- **Exercise goal**
In the entries that follow, the first line to write out is the one containing "Given the epicenter", and the last is the one containing "0.856°S | 37.124°E |". Reproduce that stretch exactly, with nothing before or after it.

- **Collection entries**
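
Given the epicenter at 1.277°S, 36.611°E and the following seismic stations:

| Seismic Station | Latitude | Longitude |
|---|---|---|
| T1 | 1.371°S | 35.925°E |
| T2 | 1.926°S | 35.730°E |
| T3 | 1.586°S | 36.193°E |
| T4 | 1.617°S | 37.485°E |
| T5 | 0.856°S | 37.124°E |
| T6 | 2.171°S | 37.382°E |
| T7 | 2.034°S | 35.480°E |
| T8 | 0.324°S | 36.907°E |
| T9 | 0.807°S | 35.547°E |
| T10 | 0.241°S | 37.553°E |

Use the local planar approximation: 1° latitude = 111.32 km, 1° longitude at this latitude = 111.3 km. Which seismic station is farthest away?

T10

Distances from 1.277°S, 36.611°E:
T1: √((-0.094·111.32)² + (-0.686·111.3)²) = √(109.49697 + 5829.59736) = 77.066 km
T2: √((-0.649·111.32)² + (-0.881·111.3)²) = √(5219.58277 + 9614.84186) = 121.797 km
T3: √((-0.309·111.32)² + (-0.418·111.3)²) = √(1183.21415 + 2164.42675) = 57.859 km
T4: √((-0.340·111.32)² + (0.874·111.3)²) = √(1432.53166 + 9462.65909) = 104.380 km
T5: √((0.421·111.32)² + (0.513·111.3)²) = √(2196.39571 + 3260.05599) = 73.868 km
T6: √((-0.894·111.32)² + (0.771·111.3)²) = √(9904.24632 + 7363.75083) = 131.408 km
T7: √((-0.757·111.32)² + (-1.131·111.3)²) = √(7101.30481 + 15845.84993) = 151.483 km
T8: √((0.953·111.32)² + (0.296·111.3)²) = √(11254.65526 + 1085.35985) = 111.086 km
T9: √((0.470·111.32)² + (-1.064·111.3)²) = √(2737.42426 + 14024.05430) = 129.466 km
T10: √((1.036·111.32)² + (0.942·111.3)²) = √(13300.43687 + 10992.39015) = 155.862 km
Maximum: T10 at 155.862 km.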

==

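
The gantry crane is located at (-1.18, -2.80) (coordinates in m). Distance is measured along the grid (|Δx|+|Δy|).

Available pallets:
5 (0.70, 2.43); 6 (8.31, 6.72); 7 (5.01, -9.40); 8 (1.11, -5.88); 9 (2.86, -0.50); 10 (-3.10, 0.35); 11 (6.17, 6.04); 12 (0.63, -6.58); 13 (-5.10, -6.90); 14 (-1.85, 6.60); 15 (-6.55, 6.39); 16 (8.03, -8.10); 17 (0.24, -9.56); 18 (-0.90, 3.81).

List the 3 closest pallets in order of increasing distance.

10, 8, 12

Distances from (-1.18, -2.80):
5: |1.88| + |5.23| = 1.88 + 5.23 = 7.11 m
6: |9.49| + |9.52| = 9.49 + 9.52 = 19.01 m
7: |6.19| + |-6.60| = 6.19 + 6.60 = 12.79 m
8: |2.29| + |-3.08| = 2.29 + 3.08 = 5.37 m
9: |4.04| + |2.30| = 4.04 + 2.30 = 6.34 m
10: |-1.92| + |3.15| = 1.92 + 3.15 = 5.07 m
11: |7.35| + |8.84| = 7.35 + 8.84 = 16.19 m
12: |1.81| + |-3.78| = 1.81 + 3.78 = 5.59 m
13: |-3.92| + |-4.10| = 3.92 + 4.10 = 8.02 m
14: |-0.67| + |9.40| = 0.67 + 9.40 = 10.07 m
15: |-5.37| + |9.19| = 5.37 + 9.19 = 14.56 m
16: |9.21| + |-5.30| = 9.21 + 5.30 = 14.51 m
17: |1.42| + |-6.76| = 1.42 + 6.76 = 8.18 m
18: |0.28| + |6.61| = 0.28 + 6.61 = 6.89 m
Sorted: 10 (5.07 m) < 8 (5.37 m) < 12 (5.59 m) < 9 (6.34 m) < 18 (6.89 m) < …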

- **Task output**
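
Given the epicenter at 1.277°S, 36.611°E and the following seismic stations:

| Seismic Station | Latitude | Longitude |
|---|---|---|
| T1 | 1.371°S | 35.925°E |
| T2 | 1.926°S | 35.730°E |
| T3 | 1.586°S | 36.193°E |
| T4 | 1.617°S | 37.485°E |
| T5 | 0.856°S | 37.124°E |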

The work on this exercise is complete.